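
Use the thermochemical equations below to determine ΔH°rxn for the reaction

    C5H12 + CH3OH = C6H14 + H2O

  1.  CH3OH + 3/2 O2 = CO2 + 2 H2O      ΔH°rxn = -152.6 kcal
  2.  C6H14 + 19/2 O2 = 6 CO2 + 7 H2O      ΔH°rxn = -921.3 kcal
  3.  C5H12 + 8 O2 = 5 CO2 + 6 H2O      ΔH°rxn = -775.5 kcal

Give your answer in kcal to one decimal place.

eq. 1 as written: -152.6 kcal
eq. 2 reversed: +921.3 kcal
eq. 3 as written: -775.5 kcal
Since enthalpy is a state function, ΔH°rxn = (1)·(-152.6) + (-1)·(-921.3) + (1)·(-775.5) = -6.8 kcal

ΔH°rxn = -6.8 kcal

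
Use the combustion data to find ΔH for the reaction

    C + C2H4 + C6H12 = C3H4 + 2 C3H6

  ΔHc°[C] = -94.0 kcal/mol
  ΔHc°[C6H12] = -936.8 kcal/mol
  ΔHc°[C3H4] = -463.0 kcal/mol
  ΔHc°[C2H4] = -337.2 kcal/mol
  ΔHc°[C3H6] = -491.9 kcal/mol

Using ΔH = Σ nΔHc°(reactants) − Σ nΔHc°(products):
= [1·(-94.0) + 1·(-337.2) + 1·(-936.8)] − [1·(-463.0) + 2·(-491.9)]
= 78.8 kcal/mol

ΔH = 78.8 kcal/mol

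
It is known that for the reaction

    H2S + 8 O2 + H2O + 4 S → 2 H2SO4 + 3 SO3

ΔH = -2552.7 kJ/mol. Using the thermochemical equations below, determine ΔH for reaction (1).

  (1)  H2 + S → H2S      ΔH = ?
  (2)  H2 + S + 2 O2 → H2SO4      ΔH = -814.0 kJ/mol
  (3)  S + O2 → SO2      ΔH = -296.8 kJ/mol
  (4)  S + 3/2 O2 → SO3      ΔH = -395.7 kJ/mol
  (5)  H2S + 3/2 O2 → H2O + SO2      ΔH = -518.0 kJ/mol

(1) reversed and × 2: contributes −2·x
(2) × 2: (2)·(-814.0) = -1628.0 kJ/mol
(3) as written: -296.8 kJ/mol
(4) × 3: (3)·(-395.7) = -1187.1 kJ/mol
(5) reversed: +518.0 kJ/mol
-2552.7 = (-1628.0) + (-296.8) + (-1187.1) + (+518.0) − 2·x
x = (-2552.7 − (-2593.9)) / (-2) = -20.6 kJ/mol

ΔH = -20.6 kJ/mol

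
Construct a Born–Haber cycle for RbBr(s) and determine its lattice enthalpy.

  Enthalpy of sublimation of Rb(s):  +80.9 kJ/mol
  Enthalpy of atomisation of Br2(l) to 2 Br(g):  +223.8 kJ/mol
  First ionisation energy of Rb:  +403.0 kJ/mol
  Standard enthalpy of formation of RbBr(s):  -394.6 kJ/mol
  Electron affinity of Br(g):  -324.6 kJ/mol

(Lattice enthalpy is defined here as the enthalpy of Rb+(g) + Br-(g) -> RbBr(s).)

ΔHf° = 1·ΔHsub + 1·(ΣIE) + 1/2·D(Br2) + 1·EA + U
-394.6 = 1·(+80.9) + 1·(+403.0) + 1/2·(+223.8) + 1·(-324.6) + U
U = -394.6 − (+271.2) = -665.8 kJ/mol

U = -665.8 kJ/mol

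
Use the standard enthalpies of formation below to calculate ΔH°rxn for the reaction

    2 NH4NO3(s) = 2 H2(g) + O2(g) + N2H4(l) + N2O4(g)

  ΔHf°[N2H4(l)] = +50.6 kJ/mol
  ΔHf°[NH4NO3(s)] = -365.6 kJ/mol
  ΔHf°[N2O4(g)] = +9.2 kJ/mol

ΔH°rxn = Σ nΔHf°(products) − Σ nΔHf°(reactants).
Products: 2·(+0.0) + 1·(+0.0) + 1·(+50.6) + 1·(+9.2) = +59.8
Reactants: 2·(-365.6) = -731.2
ΔH°rxn = (+59.8) − (-731.2) = 791.0 kJ/mol

ΔH°rxn = 791.0 kJ/mol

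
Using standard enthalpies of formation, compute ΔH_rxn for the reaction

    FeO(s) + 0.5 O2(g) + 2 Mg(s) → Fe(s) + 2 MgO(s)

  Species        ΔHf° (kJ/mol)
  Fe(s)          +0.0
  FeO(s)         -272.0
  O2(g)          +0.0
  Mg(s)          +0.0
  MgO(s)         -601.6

ΔH_rxn = -931.2 kJ/mol

Products: 1·(+0.0) + 2·(-601.6) = -1203.2
Reactants: 1·(-272.0) + 1/2·(+0.0) + 2·(+0.0) = -272.0
ΔH_rxn = (-1203.2) − (-272.0) = -931.2 kJ/mol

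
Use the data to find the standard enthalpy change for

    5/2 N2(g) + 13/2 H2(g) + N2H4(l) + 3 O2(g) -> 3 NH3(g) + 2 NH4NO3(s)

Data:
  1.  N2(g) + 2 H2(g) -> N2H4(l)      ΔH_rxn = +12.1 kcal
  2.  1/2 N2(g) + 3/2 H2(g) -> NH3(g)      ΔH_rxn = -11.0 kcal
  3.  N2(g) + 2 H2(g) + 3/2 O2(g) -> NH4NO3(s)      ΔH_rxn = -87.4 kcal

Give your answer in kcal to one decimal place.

ΔH_rxn = -219.9 kcal

eq. 1 reversed (reverse to put N2H4(l) on the reactant side): -12.1 kcal
eq. 2 × 3 (×3 to match 3 NH3(g) in the target): (3)·(-11.0) = -33.0 kcal
eq. 3 × 2 (scale by 2 for the 2 NH4NO3(s)): (2)·(-87.4) = -174.8 kcal
Combining the equations, ΔH_rxn = (-1)·(+12.1) + (3)·(-11.0) + (2)·(-87.4) = -219.9 kcal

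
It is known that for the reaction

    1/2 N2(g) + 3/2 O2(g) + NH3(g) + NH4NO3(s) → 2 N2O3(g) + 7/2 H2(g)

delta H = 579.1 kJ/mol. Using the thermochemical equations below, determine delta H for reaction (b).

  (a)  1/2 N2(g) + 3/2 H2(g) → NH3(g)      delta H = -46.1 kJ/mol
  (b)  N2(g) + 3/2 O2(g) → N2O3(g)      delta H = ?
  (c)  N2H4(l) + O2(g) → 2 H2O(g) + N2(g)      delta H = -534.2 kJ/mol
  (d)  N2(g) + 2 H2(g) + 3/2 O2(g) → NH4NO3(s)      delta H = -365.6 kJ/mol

(a) reversed (reverse to put NH3(g) on the reactant side): +46.1 kJ/mol
(b) × 2 (×2 to match 2 N2O3(g) in the target): contributes 2·x
(c): not needed (N2H4(l) appears nowhere else).
(d) reversed (reverse to put NH4NO3(s) on the reactant side): +365.6 kJ/mol
+579.1 = (+46.1) + (+365.6) + 2·x
x = (+579.1 − (+411.7)) / (2) = 83.7 kJ/mol

delta H = 83.7 kJ/mol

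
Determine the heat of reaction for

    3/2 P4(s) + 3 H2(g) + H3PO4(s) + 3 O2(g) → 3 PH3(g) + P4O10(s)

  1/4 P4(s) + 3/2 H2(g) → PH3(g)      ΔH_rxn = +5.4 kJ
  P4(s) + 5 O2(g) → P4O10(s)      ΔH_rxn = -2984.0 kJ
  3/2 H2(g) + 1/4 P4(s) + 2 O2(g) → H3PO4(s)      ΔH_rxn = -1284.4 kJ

ΔH_rxn = -1683.4 kJ

equation 1 × 3 (scale by 3 for the 3 PH3(g)): (3)·(+5.4) = +16.2 kJ
equation 2 as written (P4O10(s) already on the product side): -2984.0 kJ
equation 3 reversed (reverse to put H3PO4(s) on the reactant side): +1284.4 kJ
By Hess's law, ΔH_rxn = (3)·(+5.4) + (1)·(-2984.0) + (-1)·(-1284.4) = -1683.4 kJ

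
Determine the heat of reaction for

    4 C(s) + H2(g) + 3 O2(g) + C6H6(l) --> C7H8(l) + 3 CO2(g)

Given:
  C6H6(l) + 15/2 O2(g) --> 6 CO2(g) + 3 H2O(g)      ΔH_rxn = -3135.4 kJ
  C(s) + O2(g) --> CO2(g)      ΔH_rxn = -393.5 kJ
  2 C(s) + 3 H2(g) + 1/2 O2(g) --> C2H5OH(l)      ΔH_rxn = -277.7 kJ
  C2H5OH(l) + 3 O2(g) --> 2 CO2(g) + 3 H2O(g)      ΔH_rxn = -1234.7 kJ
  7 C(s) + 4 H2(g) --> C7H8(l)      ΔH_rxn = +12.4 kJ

equation 1 as written: -3135.4 kJ
equation 2 reversed: +393.5 kJ
equation 3 reversed: +277.7 kJ
equation 4 reversed: +1234.7 kJ
equation 5 as written: +12.4 kJ
Since enthalpy is a state function, ΔH_rxn = (-3135.4) + (+393.5) + (+277.7) + (+1234.7) + (+12.4) = -1217.1 kJ

ΔH_rxn = -1217.1 kJ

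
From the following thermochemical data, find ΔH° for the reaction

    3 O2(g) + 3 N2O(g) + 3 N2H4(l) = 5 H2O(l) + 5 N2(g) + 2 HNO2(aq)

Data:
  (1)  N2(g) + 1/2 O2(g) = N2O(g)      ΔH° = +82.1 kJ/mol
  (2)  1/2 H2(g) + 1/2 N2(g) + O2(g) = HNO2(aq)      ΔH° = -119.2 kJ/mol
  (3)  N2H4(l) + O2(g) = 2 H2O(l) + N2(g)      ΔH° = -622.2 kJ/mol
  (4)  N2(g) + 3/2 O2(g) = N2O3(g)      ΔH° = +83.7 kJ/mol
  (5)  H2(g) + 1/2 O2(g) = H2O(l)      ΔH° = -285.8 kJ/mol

ΔH° = -2065.5 kJ/mol

(1) reversed and × 3 (reverse to put N2O(g) on the reactant side; scale by 3 for the 3 N2O(g)): (-3)·(+82.1) = -246.3 kJ/mol
(2) × 2 (×2 to match 2 HNO2(aq) in the target): (2)·(-119.2) = -238.4 kJ/mol
(3) × 3 (scale by 3 for the 3 N2H4(l)): (3)·(-622.2) = -1866.6 kJ/mol
(4): not needed (N2O3(g) appears nowhere else).
(5) reversed: +285.8 kJ/mol
Combining the equations, ΔH° = (-3)·(+82.1) + (2)·(-119.2) + (3)·(-622.2) + (-1)·(-285.8) = -2065.5 kJ/mol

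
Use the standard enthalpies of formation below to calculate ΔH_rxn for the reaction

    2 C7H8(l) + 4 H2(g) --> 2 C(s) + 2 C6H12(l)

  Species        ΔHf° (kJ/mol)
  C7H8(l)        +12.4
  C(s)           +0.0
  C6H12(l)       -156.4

ΔH_rxn = -337.6 kJ/mol

Products: 2·(+0.0) + 2·(-156.4) = -312.8
Reactants: 2·(+12.4) + 4·(+0.0) = +24.8
ΔH_rxn = (-312.8) − (+24.8) = -337.6 kJ/mol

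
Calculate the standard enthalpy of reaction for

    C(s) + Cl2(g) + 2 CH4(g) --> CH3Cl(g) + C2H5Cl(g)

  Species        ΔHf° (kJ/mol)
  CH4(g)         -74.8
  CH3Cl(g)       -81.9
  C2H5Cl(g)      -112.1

ΔH_rxn = -44.4 kJ/mol

Products: 1·(-81.9) + 1·(-112.1) = -194.0
Reactants: 1·(+0.0) + 1·(+0.0) + 2·(-74.8) = -149.6
ΔH_rxn = (-194.0) − (-149.6) = -44.4 kJ/mol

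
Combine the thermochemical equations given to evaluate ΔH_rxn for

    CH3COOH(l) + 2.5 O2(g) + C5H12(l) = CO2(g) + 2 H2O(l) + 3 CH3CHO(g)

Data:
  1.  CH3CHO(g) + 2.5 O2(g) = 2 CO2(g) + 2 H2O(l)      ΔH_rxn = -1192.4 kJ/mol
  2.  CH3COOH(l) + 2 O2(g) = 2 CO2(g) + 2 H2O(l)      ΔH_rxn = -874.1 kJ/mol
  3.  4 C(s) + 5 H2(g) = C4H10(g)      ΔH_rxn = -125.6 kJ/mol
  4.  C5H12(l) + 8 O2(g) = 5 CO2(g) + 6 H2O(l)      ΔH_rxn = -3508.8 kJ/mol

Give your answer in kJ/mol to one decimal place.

ΔH_rxn = -805.7 kJ/mol

eq. 1 reversed and × 3 (CH3CHO(g) must end up as a product; scale by 3 for the 3 CH3CHO(g)): (-3)·(-1192.4) = +3577.2 kJ/mol
eq. 2 as written (CH3COOH(l) already on the reactant side): -874.1 kJ/mol
eq. 3: not needed (C4H10(g) appears nowhere else).
eq. 4 as written (C5H12(l) already on the reactant side): -3508.8 kJ/mol
ΔH_rxn = (-3)·(-1192.4) + (1)·(-874.1) + (1)·(-3508.8) = -805.7 kJ/mol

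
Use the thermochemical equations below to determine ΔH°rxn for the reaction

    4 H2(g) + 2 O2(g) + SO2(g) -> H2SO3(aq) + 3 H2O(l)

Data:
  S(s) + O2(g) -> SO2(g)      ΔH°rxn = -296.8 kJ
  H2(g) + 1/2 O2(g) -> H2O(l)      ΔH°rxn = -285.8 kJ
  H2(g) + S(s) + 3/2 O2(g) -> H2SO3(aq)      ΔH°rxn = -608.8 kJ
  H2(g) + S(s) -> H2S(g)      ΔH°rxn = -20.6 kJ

equation 1 reversed (SO2(g) must end up as a reactant): +296.8 kJ
equation 2 × 3 (scale by 3 for the 3 H2O(l)): (3)·(-285.8) = -857.4 kJ
equation 3 as written (H2SO3(aq) already on the product side): -608.8 kJ
equation 4: not needed (H2S(g) appears nowhere else).
Combining the equations, ΔH°rxn = (-1)·(-296.8) + (3)·(-285.8) + (1)·(-608.8) = -1169.4 kJ

ΔH°rxn = -1169.4 kJ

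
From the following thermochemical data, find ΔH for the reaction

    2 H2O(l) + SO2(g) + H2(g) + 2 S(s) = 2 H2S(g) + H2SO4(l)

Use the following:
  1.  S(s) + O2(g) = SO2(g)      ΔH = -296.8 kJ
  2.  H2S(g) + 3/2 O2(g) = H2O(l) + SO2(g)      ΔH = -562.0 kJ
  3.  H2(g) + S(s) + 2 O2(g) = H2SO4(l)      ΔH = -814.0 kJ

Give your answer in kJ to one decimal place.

eq. 1 as written: -296.8 kJ
eq. 2 reversed and × 2 (reverse to put H2S(g) on the product side; ×2 to match 2 H2S(g) in the target): (-2)·(-562.0) = +1124.0 kJ
eq. 3 as written (H2SO4(l) already on the product side): -814.0 kJ
Summing the manipulated equations, ΔH = (1)·(-296.8) + (-2)·(-562.0) + (1)·(-814.0) = 13.2 kJ

ΔH = 13.2 kJ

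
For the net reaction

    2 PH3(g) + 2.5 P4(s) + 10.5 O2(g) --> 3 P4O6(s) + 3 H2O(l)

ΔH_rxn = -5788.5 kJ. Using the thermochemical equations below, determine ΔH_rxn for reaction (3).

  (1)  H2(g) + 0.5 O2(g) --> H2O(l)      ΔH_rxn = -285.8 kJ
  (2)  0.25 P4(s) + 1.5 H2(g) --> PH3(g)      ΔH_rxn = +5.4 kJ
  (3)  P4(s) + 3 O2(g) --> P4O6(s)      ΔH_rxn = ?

ΔH_rxn = -1640.1 kJ

(1) × 3: (3)·(-285.8) = -857.4 kJ
(2) reversed and × 2: (-2)·(+5.4) = -10.8 kJ
(3) × 3: contributes 3·x
-5788.5 = (-857.4) + (-10.8) + 3·x
x = (-5788.5 − (-868.2)) / (3) = -1640.1 kJ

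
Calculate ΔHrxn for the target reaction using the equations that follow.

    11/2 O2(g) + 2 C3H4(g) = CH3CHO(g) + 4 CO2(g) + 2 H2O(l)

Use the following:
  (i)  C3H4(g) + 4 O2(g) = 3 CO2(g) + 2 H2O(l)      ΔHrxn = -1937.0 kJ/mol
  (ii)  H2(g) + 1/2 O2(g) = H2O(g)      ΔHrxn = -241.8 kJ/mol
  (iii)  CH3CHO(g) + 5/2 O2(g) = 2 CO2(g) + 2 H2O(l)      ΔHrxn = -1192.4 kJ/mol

ΔHrxn = -2681.6 kJ/mol

(i) × 2 (×2 to match 2 C3H4(g) in the target): (2)·(-1937.0) = -3874.0 kJ/mol
(ii): not needed (H2O(g) appears nowhere else).
(iii) reversed (CH3CHO(g) must end up as a product): +1192.4 kJ/mol
Combining the equations, ΔHrxn = (2)·(-1937.0) + (-1)·(-1192.4) = -2681.6 kJ/mol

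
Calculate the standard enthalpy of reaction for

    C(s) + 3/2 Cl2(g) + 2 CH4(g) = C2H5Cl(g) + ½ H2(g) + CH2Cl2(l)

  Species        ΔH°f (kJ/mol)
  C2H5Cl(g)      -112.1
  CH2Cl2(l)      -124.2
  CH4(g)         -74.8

ΔH°rxn = -86.7 kJ/mol

Products: 1·(-112.1) + 1/2·(+0.0) + 1·(-124.2) = -236.3
Reactants: 1·(+0.0) + 3/2·(+0.0) + 2·(-74.8) = -149.6
ΔH°rxn = (-236.3) − (-149.6) = -86.7 kJ/mol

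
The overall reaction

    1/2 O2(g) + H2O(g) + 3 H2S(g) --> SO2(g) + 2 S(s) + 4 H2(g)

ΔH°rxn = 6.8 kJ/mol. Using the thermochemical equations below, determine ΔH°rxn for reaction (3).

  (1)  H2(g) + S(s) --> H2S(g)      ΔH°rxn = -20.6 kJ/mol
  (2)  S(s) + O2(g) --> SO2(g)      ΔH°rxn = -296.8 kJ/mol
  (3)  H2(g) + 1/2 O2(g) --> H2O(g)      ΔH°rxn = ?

(1) reversed and × 3 (reverse to put H2S(g) on the reactant side; scale by 3 for the 3 H2S(g)): (-3)·(-20.6) = +61.8 kJ/mol
(2) as written (SO2(g) already on the product side): -296.8 kJ/mol
(3) reversed (reverse to put H2O(g) on the reactant side): contributes −x
+6.8 = (+61.8) + (-296.8) − x
x = (+6.8 − (-235.0)) / (-1) = -241.8 kJ/mol

ΔH°rxn = -241.8 kJ/mol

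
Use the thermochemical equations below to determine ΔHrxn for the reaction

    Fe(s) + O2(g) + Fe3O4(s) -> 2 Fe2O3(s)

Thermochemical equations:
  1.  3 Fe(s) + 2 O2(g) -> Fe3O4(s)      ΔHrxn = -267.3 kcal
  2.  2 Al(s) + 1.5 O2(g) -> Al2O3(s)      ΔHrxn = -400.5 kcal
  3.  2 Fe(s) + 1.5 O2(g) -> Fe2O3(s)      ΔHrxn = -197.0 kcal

eq. 1 reversed: +267.3 kcal
eq. 2: not needed.
eq. 3 × 2: (2)·(-197.0) = -394.0 kcal
ΔHrxn = (+267.3) + (-394.0) = -126.7 kcal

ΔHrxn = -126.7 kcal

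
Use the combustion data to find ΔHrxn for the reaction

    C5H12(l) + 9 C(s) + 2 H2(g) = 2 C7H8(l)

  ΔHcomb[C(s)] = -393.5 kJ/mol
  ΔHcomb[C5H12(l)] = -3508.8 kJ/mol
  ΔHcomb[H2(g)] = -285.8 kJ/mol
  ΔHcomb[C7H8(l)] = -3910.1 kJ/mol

ΔHrxn = 198.3 kJ/mol

Using ΔH = Σ nΔHc°(reactants) − Σ nΔHc°(products):
= [1·(-3508.8) + 9·(-393.5) + 2·(-285.8)] − [2·(-3910.1)]
= 198.3 kJ/mol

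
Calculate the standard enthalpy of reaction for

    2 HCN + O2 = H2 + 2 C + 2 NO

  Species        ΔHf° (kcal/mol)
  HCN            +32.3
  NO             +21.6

Products: 1·(+0.0) + 2·(+0.0) + 2·(+21.6) = +43.2
Reactants: 2·(+32.3) + 1·(+0.0) = +64.6
ΔH° = (+43.2) − (+64.6) = -21.4 kcal/mol

ΔH° = -21.4 kcal/mol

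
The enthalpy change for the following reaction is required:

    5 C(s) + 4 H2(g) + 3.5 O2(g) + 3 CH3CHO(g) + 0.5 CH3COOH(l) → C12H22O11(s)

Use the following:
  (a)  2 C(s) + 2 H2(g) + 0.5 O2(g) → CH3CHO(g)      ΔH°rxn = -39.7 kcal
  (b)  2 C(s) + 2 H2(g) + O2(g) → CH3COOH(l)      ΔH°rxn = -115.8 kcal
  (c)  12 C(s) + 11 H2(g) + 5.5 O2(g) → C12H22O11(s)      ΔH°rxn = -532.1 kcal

(a) reversed and × 3 (reverse to put CH3CHO(g) on the reactant side; ×3 to match 3 CH3CHO(g) in the target): (-3)·(-39.7) = +119.1 kcal
(b) reversed and × 1/2 (CH3COOH(l) must end up as a reactant; ×1/2 to match 1/2 CH3COOH(l) in the target): (-1/2)·(-115.8) = +57.9 kcal
(c) as written (C12H22O11(s) already on the product side): -532.1 kcal
Since enthalpy is a state function, ΔH°rxn = (+119.1) + (+57.9) + (-532.1) = -355.1 kcal

ΔH°rxn = -355.1 kcal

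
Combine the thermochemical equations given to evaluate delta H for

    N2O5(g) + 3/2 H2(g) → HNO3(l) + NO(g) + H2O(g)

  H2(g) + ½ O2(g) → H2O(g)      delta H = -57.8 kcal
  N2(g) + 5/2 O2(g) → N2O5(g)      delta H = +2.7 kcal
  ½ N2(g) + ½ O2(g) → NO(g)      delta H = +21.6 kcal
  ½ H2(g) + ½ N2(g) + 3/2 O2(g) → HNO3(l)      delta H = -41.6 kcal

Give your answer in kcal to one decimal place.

equation 1 as written: -57.8 kcal
equation 2 reversed: -2.7 kcal
equation 3 as written: +21.6 kcal
equation 4 as written: -41.6 kcal
delta H = (1)·(-57.8) + (-1)·(+2.7) + (1)·(+21.6) + (1)·(-41.6) = -80.5 kcal

delta H = -80.5 kcal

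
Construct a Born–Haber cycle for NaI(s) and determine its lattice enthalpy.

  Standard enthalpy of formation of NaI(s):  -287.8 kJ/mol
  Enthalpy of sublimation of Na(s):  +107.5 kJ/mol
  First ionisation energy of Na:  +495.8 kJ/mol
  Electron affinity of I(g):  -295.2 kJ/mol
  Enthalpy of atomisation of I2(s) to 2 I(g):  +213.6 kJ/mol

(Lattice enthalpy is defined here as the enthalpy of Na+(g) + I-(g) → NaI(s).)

U = -702.7 kJ/mol

ΔHf° = 1·ΔHsub + 1·(ΣIE) + 1/2·D(I2) + 1·EA + U
-287.8 = 1·(+107.5) + 1·(+495.8) + 1/2·(+213.6) + 1·(-295.2) + U
U = -287.8 − (+414.9) = -702.7 kJ/mol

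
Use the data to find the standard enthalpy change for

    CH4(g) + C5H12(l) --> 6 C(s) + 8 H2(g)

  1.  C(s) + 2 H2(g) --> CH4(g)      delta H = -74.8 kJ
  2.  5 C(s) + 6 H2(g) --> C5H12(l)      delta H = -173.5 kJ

eq. 1 reversed (reverse to put CH4(g) on the reactant side): +74.8 kJ
eq. 2 reversed (C5H12(l) must end up as a reactant): +173.5 kJ
delta H = (+74.8) + (+173.5) = 248.3 kJ

delta H = 248.3 kJ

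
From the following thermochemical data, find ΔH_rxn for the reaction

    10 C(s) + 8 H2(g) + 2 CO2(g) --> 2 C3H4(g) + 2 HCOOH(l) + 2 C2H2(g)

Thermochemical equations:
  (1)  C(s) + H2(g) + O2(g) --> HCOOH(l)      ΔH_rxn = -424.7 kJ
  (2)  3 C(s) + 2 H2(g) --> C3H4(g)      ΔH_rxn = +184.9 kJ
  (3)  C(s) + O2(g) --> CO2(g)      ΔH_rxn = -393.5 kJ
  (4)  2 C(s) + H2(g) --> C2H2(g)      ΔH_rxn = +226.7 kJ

ΔH_rxn = 760.8 kJ

(1) × 2 (scale by 2 for the 2 HCOOH(l)): (2)·(-424.7) = -849.4 kJ
(2) × 2 (×2 to match 2 C3H4(g) in the target): (2)·(+184.9) = +369.8 kJ
(3) reversed and × 2 (CO2(g) must end up as a reactant; scale by 2 for the 2 CO2(g)): (-2)·(-393.5) = +787.0 kJ
(4) × 2 (×2 to match 2 C2H2(g) in the target): (2)·(+226.7) = +453.4 kJ
Combining the equations, ΔH_rxn = (-849.4) + (+369.8) + (+787.0) + (+453.4) = 760.8 kJ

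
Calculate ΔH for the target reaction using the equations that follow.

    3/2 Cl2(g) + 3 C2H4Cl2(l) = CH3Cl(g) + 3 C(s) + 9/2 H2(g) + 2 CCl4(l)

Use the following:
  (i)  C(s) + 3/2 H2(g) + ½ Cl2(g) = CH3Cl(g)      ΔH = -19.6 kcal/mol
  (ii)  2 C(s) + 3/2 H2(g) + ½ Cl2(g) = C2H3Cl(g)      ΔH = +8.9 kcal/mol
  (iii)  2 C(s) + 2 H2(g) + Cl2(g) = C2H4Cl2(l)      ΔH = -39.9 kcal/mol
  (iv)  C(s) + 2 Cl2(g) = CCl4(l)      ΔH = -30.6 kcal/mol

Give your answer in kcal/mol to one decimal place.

ΔH = 38.9 kcal/mol

(i) as written (CH3Cl(g) already on the product side): -19.6 kcal/mol
(ii): not needed (C2H3Cl(g) appears nowhere else).
(iii) reversed and × 3 (C2H4Cl2(l) must end up as a reactant; ×3 to match 3 C2H4Cl2(l) in the target): (-3)·(-39.9) = +119.7 kcal/mol
(iv) × 2 (scale by 2 for the 2 CCl4(l)): (2)·(-30.6) = -61.2 kcal/mol
ΔH = (-19.6) + (+119.7) + (-61.2) = 38.9 kcal/mol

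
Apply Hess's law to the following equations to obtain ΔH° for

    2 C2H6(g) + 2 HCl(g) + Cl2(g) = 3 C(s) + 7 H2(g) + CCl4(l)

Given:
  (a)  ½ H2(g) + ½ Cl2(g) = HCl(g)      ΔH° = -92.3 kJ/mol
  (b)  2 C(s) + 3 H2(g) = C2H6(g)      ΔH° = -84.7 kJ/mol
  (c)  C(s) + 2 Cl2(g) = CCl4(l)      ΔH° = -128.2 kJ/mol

(a) reversed and × 2 (HCl(g) must end up as a reactant; scale by 2 for the 2 HCl(g)): (-2)·(-92.3) = +184.6 kJ/mol
(b) reversed and × 2 (C2H6(g) must end up as a reactant; ×2 to match 2 C2H6(g) in the target): (-2)·(-84.7) = +169.4 kJ/mol
(c) as written (CCl4(l) already on the product side): -128.2 kJ/mol
ΔH° = (+184.6) + (+169.4) + (-128.2) = 225.8 kJ/mol

ΔH° = 225.8 kJ/mol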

* * * *

Exactly repeat the lines from the line that contains "ΔH° = -92.3 kJ/mol" to the end of the entries, both included, and leave out all other lines.

- _ANSWER TO THE EXERCISE_
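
  (a)  ½ H2(g) + ½ Cl2(g) = HCl(g)      ΔH° = -92.3 kJ/mol
  (b)  2 C(s) + 3 H2(g) = C2H6(g)      ΔH° = -84.7 kJ/mol
  (c)  C(s) + 2 Cl2(g) = CCl4(l)      ΔH° = -128.2 kJ/mol

(a) reversed and × 2 (HCl(g) must end up as a reactant; scale by 2 for the 2 HCl(g)): (-2)·(-92.3) = +184.6 kJ/mol
(b) reversed and × 2 (C2H6(g) must end up as a reactant; ×2 to match 2 C2H6(g) in the target): (-2)·(-84.7) = +169.4 kJ/mol
(c) as written (CCl4(l) already on the product side): -128.2 kJ/mol
ΔH° = (+184.6) + (+169.4) + (-128.2) = 225.8 kJ/mol

ΔH° = 225.8 kJ/mol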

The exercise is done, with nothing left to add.